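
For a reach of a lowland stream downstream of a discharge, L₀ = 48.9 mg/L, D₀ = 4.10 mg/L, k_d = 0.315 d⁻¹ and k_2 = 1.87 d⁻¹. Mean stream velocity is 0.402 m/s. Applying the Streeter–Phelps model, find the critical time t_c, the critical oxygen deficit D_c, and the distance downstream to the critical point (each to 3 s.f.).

At the critical point dD/dt = 0, so k_d L₀ e^(−k_d t) = k_2 D. Substituting D(t) from the Streeter–Phelps equation and solving for t gives
t_c = ln[(k_2/k_d)(1 − D₀(k_2−k_d)/(k_d L₀))] / (k_2−k_d).
Here k_2−k_d = 1.555 d⁻¹ and 1 − D₀(k_2−k_d)/(k_d L₀) = 1 − 4.10×1.555/(0.315×48.9) = 0.5861, so
t_c = ln(5.937 × 0.5861) / 1.555 = 1.247 / 1.555 = 0.8018 d.
L(t_c) = L₀ e^(−k_d t_c) = 48.9 × 0.7768 = 37.99 mg/L, and at the critical point k_2 D_c = k_d L, so D_c = (0.315/1.87) × 37.99 = 6.399 mg/L.
x_c = v t_c = 0.402 m/s × 0.8018 d × 86400 s/d = 27850 m ≈ 27.9 km.

t_c ≈ 0.802 d; D_c ≈ 6.40 mg/L; x_c ≈ 27.9 km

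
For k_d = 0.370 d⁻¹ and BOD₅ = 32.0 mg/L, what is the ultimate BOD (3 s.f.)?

L₀ ≈ 38.0 mg/L

BOD₅ = L₀(1 − e^(−5k_d)) ⇒ L₀ = BOD₅ / (1 − e^(−5×0.370))
= 32.0 / (1 − 0.1572) = 32.0 / 0.8428 = 37.97 mg/L.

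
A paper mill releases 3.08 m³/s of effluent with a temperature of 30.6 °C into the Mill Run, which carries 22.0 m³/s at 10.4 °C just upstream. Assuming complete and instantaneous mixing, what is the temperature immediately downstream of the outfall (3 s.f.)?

Flow-weighted mixing: C = (Q_r C_r + Q_w C_w)/(Q_r + Q_w)
= (22.0×10.4 + 3.08×30.6)/(22.0 + 3.08) = 323.0/25.08 = 12.88 °C.

12.9 °C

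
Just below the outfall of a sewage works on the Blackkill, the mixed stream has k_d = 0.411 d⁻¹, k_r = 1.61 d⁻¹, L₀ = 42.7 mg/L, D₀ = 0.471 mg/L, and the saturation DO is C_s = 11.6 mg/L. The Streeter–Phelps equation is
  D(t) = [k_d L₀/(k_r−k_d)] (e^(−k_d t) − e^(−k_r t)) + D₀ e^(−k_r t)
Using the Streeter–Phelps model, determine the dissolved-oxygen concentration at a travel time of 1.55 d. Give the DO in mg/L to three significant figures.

k_d L₀/(k_r−k_d) = 0.411×42.7/(1.61−0.411) = 17.55/1.199 = 14.64 mg/L.
e^(−k_d t) = e^(−0.411×1.550) = 0.5289; e^(−k_r t) = e^(−1.61×1.550) = 0.08246.
D = 14.64 × (0.5289 − 0.08246) + 0.471 × 0.08246 = 6.534 + 0.03884 = 6.573 mg/L.
DO = C_s − D = 11.6 − 6.573 = 5.027 mg/L.

DO ≈ 5.03 mg/L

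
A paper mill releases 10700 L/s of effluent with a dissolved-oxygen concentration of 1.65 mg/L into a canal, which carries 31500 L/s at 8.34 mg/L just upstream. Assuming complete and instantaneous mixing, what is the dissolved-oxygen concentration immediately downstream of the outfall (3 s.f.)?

6.64 mg/L

Flow-weighted mixing: C = (Q_r C_r + Q_w C_w)/(Q_r + Q_w)
= (31500×8.34 + 10700×1.65)/(31500 + 10700) = 280400/42200 = 6.644 mg/L.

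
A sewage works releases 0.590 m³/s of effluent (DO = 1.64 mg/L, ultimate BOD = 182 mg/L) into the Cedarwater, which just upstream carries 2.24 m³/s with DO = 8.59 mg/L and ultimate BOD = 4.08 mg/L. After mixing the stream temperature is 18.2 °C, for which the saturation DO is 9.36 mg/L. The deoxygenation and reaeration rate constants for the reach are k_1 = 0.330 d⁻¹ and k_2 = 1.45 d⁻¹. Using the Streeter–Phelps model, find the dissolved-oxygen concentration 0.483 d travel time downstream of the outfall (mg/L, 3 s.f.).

Mixed DO = (2.24×8.59 + 0.590×1.64)/(2.24+0.590) = 20.21/2.830 = 7.141 mg/L.
Mixed L₀ = (2.24×4.08 + 0.590×182)/(2.830) = 116.5/2.830 = 41.17 mg/L.
Initial deficit D₀ = C_s − DO₀ = 9.36 − 7.141 = 2.219 mg/L.
D(0.483) = [0.330×41.17/(1.45−0.330)](e^(−0.330×0.483) − e^(−1.45×0.483)) + 2.219 e^(−1.45×0.483)
= 12.13 × (0.8527 − 0.4964) + 2.219 × 0.4964 = 5.423 mg/L.
DO = 9.36 − 5.423 = 3.937 mg/L.

DO ≈ 3.94 mg/L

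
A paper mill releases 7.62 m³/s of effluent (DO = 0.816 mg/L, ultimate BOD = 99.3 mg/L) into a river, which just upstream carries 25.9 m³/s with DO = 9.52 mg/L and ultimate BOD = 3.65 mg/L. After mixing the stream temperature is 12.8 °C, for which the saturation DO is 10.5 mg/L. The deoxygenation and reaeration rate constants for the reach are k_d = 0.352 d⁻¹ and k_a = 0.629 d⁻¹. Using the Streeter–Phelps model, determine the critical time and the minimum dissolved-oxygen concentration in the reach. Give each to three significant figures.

Mixed DO = (25.9×9.52 + 7.62×0.816)/(25.9+7.62) = 252.8/33.52 = 7.541 mg/L.
Mixed L₀ = (25.9×3.65 + 7.62×99.3)/(33.52) = 851.2/33.52 = 25.39 mg/L.
Initial deficit D₀ = C_s − DO₀ = 10.5 − 7.541 = 2.959 mg/L.
t_c = (1/0.2770) ln[(0.629/0.352)(1 − 2.959×0.2770/(0.352×25.39))] = 3.610 × ln(1.623) = 1.749 d.
D_c = (0.352/0.629) × 25.39 × e^(−0.352×1.749) = 0.5596 × 25.39 × 0.5404 = 7.679 mg/L.
Minimum DO = 10.5 − 7.679 = 2.821 mg/L.

t_c ≈ 1.75 d; minimum DO ≈ 2.82 mg/L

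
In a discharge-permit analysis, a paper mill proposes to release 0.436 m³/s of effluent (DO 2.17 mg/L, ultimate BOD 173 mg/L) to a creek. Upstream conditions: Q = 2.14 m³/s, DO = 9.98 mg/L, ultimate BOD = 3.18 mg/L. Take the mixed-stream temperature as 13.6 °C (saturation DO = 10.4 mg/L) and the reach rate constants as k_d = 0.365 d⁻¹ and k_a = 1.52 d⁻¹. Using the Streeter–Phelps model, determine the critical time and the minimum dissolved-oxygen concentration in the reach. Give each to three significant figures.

t_c ≈ 1.07 d; minimum DO ≈ 5.21 mg/L

Mixed DO = (2.14×9.98 + 0.436×2.17)/(2.14+0.436) = 22.30/2.576 = 8.658 mg/L.
Mixed L₀ = (2.14×3.18 + 0.436×173)/(2.576) = 82.23/2.576 = 31.92 mg/L.
Initial deficit D₀ = C_s − DO₀ = 10.4 − 8.658 = 1.742 mg/L.
t_c = (1/1.155) ln[(1.52/0.365)(1 − 1.742×1.155/(0.365×31.92))] = 0.8658 × ln(3.445) = 1.071 d.
D_c = (0.365/1.52) × 31.92 × e^(−0.365×1.071) = 0.2401 × 31.92 × 0.6764 = 5.185 mg/L.
Minimum DO = 10.4 − 5.185 = 5.215 mg/L.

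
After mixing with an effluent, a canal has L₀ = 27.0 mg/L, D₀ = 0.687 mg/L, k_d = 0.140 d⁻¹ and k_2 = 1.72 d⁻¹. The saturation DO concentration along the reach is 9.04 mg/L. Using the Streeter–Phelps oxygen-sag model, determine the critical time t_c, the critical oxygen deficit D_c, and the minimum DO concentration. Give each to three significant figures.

t_c ≈ 1.37 d; D_c ≈ 1.81 mg/L; min DO ≈ 7.23 mg/L

t_c = [1/(k_2−k_d)] ln[(k_2/k_d)(1 − D₀(k_2−k_d)/(k_d L₀))]
= [1/(1.72−0.140)] ln[(1.72/0.140)(1 − 0.687×1.580/(0.140×27.0))]
= (1/1.580) ln[12.29 × 0.7128] = 0.6329 × ln(8.758) = 0.6329 × 2.170 = 1.373 d.
L(t_c) = L₀ e^(−k_d t_c) = 27.0 × 0.8251 = 22.28 mg/L, and at the critical point k_2 D_c = k_d L, so D_c = (0.140/1.72) × 22.28 = 1.813 mg/L.
Minimum DO = C_s − D_c = 9.04 − 1.813 = 7.227 mg/L.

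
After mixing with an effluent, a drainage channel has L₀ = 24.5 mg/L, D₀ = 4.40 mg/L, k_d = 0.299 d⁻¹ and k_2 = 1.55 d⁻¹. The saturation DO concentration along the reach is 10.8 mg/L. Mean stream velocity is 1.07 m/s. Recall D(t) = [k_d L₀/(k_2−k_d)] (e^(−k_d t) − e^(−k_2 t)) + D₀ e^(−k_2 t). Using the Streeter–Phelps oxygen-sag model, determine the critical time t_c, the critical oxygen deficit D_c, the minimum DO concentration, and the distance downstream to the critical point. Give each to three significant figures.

At the critical point dD/dt = 0, so k_d L₀ e^(−k_d t) = k_2 D. Substituting D(t) from the Streeter–Phelps equation and solving for t gives
t_c = ln[(k_2/k_d)(1 − D₀(k_2−k_d)/(k_d L₀))] / (k_2−k_d).
Here k_2−k_d = 1.251 d⁻¹ and 1 − D₀(k_2−k_d)/(k_d L₀) = 1 − 4.40×1.251/(0.299×24.5) = 0.2486, so
t_c = ln(5.184 × 0.2486) / 1.251 = 0.2536 / 1.251 = 0.2028 d.
L(t_c) = L₀ e^(−k_d t_c) = 24.5 × 0.9412 = 23.06 mg/L, and at the critical point k_2 D_c = k_d L, so D_c = (0.299/1.55) × 23.06 = 4.448 mg/L.
Minimum DO = C_s − D_c = 10.8 − 4.448 = 6.352 mg/L.
x_c = v t_c = 1.07 m/s × 0.2028 d × 86400 s/d = 18740 m ≈ 18.7 km.

t_c ≈ 0.203 d; D_c ≈ 4.45 mg/L; min DO ≈ 6.35 mg/L; x_c ≈ 18.7 km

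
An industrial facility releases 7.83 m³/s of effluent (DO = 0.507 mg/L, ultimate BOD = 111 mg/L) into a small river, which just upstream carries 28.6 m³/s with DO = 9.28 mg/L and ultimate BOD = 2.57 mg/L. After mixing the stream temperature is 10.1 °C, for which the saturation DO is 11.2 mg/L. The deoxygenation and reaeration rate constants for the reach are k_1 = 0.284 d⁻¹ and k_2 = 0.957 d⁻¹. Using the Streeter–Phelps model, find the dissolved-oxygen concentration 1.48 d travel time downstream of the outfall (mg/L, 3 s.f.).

DO ≈ 5.75 mg/L

Mixed DO = (28.6×9.28 + 7.83×0.507)/(28.6+7.83) = 269.4/36.43 = 7.394 mg/L.
Mixed L₀ = (28.6×2.57 + 7.83×111)/(36.43) = 942.6/36.43 = 25.88 mg/L.
Initial deficit D₀ = C_s − DO₀ = 11.2 − 7.394 = 3.806 mg/L.
D(1.48) = [0.284×25.88/(0.957−0.284)](e^(−0.284×1.48) − e^(−0.957×1.48)) + 3.806 e^(−0.957×1.48)
= 10.92 × (0.6568 − 0.2426) + 3.806 × 0.2426 = 5.446 mg/L.
DO = 11.2 − 5.446 = 5.754 mg/L.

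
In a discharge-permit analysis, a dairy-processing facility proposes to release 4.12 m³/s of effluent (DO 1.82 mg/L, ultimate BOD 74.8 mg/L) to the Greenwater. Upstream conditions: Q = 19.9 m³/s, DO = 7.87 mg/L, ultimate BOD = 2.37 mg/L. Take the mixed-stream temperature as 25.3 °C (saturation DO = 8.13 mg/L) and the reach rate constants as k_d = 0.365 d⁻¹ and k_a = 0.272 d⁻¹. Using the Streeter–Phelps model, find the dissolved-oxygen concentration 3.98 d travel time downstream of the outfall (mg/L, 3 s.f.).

DO ≈ 1.61 mg/L

Mixed DO = (19.9×7.87 + 4.12×1.82)/(19.9+4.12) = 164.1/24.02 = 6.832 mg/L.
Mixed L₀ = (19.9×2.37 + 4.12×74.8)/(24.02) = 355.3/24.02 = 14.79 mg/L.
Initial deficit D₀ = C_s − DO₀ = 8.13 − 6.832 = 1.298 mg/L.
D(3.98) = [0.365×14.79/(0.272−0.365)](e^(−0.365×3.98) − e^(−0.272×3.98)) + 1.298 e^(−0.272×3.98)
= -58.06 × (0.2339 − 0.3387) + 1.298 × 0.3387 = 6.524 mg/L.
DO = 8.13 − 6.524 = 1.606 mg/L.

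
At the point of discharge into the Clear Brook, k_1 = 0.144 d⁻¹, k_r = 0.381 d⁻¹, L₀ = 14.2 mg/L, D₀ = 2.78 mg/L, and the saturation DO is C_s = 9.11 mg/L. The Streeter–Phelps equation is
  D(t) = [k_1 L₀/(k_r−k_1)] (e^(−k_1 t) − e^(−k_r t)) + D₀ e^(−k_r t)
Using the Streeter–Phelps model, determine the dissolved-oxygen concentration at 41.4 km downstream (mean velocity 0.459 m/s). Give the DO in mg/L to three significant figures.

Travel time t = x/v = 41.4 km / (0.459 m/s) = 41400 m / 0.459 m/s = 90200 s = 1.044 d.
k_1 L₀/(k_r−k_1) = 0.144×14.2/(0.381−0.144) = 2.045/0.2370 = 8.628 mg/L.
e^(−k_1 t) = e^(−0.144×1.044) = 0.8604; e^(−k_r t) = e^(−0.381×1.044) = 0.6718.
D = 8.628 × (0.8604 − 0.6718) + 2.78 × 0.6718 = 1.627 + 1.868 = 3.495 mg/L.
DO = C_s − D = 9.11 − 3.495 = 5.615 mg/L.

DO ≈ 5.62 mg/L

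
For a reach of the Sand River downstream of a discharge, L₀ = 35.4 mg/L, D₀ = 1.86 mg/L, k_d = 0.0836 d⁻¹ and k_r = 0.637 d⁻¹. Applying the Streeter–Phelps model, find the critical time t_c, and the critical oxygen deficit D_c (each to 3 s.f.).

t_c ≈ 2.90 d; D_c ≈ 3.65 mg/L

t_c = [1/(k_r−k_d)] ln[(k_r/k_d)(1 − D₀(k_r−k_d)/(k_d L₀))]
= [1/(0.637−0.0836)] ln[(0.637/0.0836)(1 − 1.86×0.5534/(0.0836×35.4))]
= (1/0.5534) ln[7.620 × 0.6522] = 1.807 × ln(4.969) = 1.807 × 1.603 = 2.897 d.
D_c = (k_d/k_r) L₀ e^(−k_d t_c) = (0.0836/0.637) × 35.4 × e^(−0.0836×2.897) = 0.1312 × 35.4 × 0.7849 = 3.647 mg/L.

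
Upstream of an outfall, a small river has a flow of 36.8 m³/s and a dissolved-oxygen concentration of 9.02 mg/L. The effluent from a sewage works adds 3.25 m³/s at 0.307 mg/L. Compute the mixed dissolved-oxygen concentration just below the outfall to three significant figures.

8.31 mg/L

Flow-weighted mixing: C = (Q_r C_r + Q_w C_w)/(Q_r + Q_w)
= (36.8×9.02 + 3.25×0.307)/(36.8 + 3.25) = 332.9/40.05 = 8.313 mg/L.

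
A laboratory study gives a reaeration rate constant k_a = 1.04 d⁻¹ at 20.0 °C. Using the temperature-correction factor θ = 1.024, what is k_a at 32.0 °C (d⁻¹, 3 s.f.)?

k_a ≈ 1.38 d⁻¹

k_a(T₂) = k_a(T₁) · θ^(T₂−T₁) = 1.04 × 1.024^(32.0−20.0)
= 1.04 × 1.024^12.0 = 1.04 × 1.329 = 1.382 d⁻¹.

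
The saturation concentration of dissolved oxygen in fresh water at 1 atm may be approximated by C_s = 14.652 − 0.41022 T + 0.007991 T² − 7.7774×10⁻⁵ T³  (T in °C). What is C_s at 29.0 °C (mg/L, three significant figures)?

C_s ≈ 7.58 mg/L

C_s = 14.652 − 0.41022×29.0 + 0.007991×29.0² − 7.7774×10⁻⁵×29.0³ = 7.579 mg/L.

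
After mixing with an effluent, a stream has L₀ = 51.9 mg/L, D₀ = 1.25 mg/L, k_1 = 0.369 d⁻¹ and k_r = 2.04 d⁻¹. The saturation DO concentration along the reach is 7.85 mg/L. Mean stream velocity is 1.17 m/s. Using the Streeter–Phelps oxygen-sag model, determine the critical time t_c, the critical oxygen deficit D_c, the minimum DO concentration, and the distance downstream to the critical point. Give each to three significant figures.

t_c ≈ 0.954 d; D_c ≈ 6.60 mg/L; min DO ≈ 1.25 mg/L; x_c ≈ 96.5 km

t_c = [1/(k_r−k_1)] ln[(k_r/k_1)(1 − D₀(k_r−k_1)/(k_1 L₀))]
= [1/(2.04−0.369)] ln[(2.04/0.369)(1 − 1.25×1.671/(0.369×51.9))]
= (1/1.671) ln[5.528 × 0.8909] = 0.5984 × ln(4.925) = 0.5984 × 1.594 = 0.9542 d.
L(t_c) = L₀ e^(−k_1 t_c) = 51.9 × 0.7032 = 36.50 mg/L, and at the critical point k_r D_c = k_1 L, so D_c = (0.369/2.04) × 36.50 = 6.602 mg/L.
Minimum DO = C_s − D_c = 7.85 − 6.602 = 1.248 mg/L.
x_c = v t_c = 1.17 m/s × 0.9542 d × 86400 s/d = 96460 m ≈ 96.5 km.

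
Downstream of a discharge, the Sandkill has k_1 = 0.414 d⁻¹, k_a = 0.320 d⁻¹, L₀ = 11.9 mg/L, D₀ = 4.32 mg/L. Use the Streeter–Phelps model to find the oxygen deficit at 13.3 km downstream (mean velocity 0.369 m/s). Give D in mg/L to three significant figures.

D ≈ 5.54 mg/L

Travel time t = x/v = 13.3 km / (0.369 m/s) = 13300 m / 0.369 m/s = 36040 s = 0.4172 d.
k_1 L₀/(k_a−k_1) = 0.414×11.9/(0.320−0.414) = 4.927/-0.09400 = -52.41 mg/L.
e^(−k_1 t) = e^(−0.414×0.4172) = 0.8414; e^(−k_a t) = e^(−0.320×0.4172) = 0.8750.
D = -52.41 × (0.8414 − 0.8750) + 4.32 × 0.8750 = 1.764 + 3.780 = 5.544 mg/L.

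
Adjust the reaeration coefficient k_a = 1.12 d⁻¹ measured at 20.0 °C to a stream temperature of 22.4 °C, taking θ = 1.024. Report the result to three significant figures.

k_a ≈ 1.19 d⁻¹

k_a(T₂) = k_a(T₁) · θ^(T₂−T₁) = 1.12 × 1.024^(22.4−20.0)
= 1.12 × 1.024^2.40 = 1.12 × 1.059 = 1.186 d⁻¹.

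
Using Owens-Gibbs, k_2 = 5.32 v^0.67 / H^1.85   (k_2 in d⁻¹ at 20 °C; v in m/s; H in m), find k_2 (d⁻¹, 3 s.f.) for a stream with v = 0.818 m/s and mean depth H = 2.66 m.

k_2 = 5.32 × 0.818^0.67 / 2.66^1.85 = 5.32 × 0.8741 / 6.110 = 0.7611 d⁻¹.

k_2 ≈ 0.761 d⁻¹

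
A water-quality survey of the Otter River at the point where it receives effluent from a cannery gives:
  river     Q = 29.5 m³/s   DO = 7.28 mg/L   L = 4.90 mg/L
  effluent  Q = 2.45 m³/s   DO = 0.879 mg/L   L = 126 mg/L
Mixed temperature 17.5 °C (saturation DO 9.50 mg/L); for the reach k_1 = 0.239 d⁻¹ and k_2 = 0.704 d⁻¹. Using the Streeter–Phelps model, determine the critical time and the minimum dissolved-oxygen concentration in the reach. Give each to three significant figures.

t_c ≈ 1.32 d; minimum DO ≈ 5.99 mg/L

Mixed DO = (29.5×7.28 + 2.45×0.879)/(29.5+2.45) = 216.9/31.95 = 6.789 mg/L.
Mixed L₀ = (29.5×4.90 + 2.45×126)/(31.95) = 453.3/31.95 = 14.19 mg/L.
Initial deficit D₀ = C_s − DO₀ = 9.50 − 6.789 = 2.711 mg/L.
t_c = (1/0.4650) ln[(0.704/0.239)(1 − 2.711×0.4650/(0.239×14.19))] = 2.151 × ln(1.850) = 1.324 d.
D_c = (0.239/0.704) × 14.19 × e^(−0.239×1.324) = 0.3395 × 14.19 × 0.7288 = 3.510 mg/L.
Minimum DO = 9.50 − 3.510 = 5.990 mg/L.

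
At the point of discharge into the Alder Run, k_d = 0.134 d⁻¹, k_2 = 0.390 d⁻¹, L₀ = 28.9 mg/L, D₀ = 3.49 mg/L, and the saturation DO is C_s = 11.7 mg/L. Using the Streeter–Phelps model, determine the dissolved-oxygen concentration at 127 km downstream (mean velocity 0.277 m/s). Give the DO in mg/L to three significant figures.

DO ≈ 5.74 mg/L

Travel time t = x/v = 127 km / (0.277 m/s) = 127000 m / 0.277 m/s = 458500 s = 5.307 d.
k_d L₀/(k_2−k_d) = 0.134×28.9/(0.390−0.134) = 3.873/0.2560 = 15.13 mg/L.
e^(−k_d t) = e^(−0.134×5.307) = 0.4911; e^(−k_2 t) = e^(−0.390×5.307) = 0.1262.
D = 15.13 × (0.4911 − 0.1262) + 3.49 × 0.1262 = 5.520 + 0.4406 = 5.960 mg/L.
DO = C_s − D = 11.7 − 5.960 = 5.740 mg/L.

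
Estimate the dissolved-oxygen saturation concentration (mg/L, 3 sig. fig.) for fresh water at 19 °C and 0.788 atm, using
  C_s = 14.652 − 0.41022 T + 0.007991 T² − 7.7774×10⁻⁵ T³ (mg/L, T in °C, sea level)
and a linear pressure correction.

C_s ≈ 7.26 mg/L

At sea level: C_s = 14.652 − 0.41022×19 + 0.007991×19² − 7.7774×10⁻⁵×19³ = 9.209 mg/L.
Pressure correction: C_s' = 9.209 × 0.788 = 7.257 mg/L.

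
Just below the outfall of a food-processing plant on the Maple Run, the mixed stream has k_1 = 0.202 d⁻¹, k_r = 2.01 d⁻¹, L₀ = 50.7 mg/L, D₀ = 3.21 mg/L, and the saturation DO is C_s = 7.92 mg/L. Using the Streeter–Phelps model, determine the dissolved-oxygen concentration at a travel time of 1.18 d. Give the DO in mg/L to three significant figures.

DO ≈ 3.69 mg/L

k_1 L₀/(k_r−k_1) = 0.202×50.7/(2.01−0.202) = 10.24/1.808 = 5.664 mg/L.
e^(−k_1 t) = e^(−0.202×1.180) = 0.7879; e^(−k_r t) = e^(−2.01×1.180) = 0.09331.
D = 5.664 × (0.7879 − 0.09331) + 3.21 × 0.09331 = 3.935 + 0.2995 = 4.234 mg/L.
DO = C_s − D = 7.92 − 4.234 = 3.686 mg/L.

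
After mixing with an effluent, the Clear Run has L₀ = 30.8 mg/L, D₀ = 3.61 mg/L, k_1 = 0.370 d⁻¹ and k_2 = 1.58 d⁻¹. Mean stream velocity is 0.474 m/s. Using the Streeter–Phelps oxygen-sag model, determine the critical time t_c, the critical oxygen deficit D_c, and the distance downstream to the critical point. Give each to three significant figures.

t_c = [1/(k_2−k_1)] ln[(k_2/k_1)(1 − D₀(k_2−k_1)/(k_1 L₀))]
= [1/(1.58−0.370)] ln[(1.58/0.370)(1 − 3.61×1.210/(0.370×30.8))]
= (1/1.210) ln[4.270 × 0.6167] = 0.8264 × ln(2.633) = 0.8264 × 0.9683 = 0.8003 d.
D_c = (k_1/k_2) L₀ e^(−k_1 t_c) = (0.370/1.58) × 30.8 × e^(−0.370×0.8003) = 0.2342 × 30.8 × 0.7437 = 5.364 mg/L.
x_c = v t_c = 0.474 m/s × 0.8003 d × 86400 s/d = 32770 m ≈ 32.8 km.

t_c ≈ 0.800 d; D_c ≈ 5.36 mg/L; x_c ≈ 32.8 km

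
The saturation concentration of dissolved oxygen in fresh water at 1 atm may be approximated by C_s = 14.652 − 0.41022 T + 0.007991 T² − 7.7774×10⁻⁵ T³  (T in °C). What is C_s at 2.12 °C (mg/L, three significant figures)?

C_s ≈ 13.8 mg/L

C_s = 14.652 − 0.41022×2.12 + 0.007991×2.12² − 7.7774×10⁻⁵×2.12³ = 13.82 mg/L.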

▶ _WHAT THE TASK REQUIRES_: Write down, word for word, the lines above from the one containing "A water-quality survey" through the one containing "L = 126 mg/L", both ends included.

▶ _YOUR RESPONSE_:
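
A water-quality survey of the Otter River at the point where it receives effluent from a cannery gives:
  river     Q = 29.5 m³/s   DO = 7.28 mg/L   L = 4.90 mg/L
  effluent  Q = 2.45 m³/s   DO = 0.879 mg/L   L = 126 mg/L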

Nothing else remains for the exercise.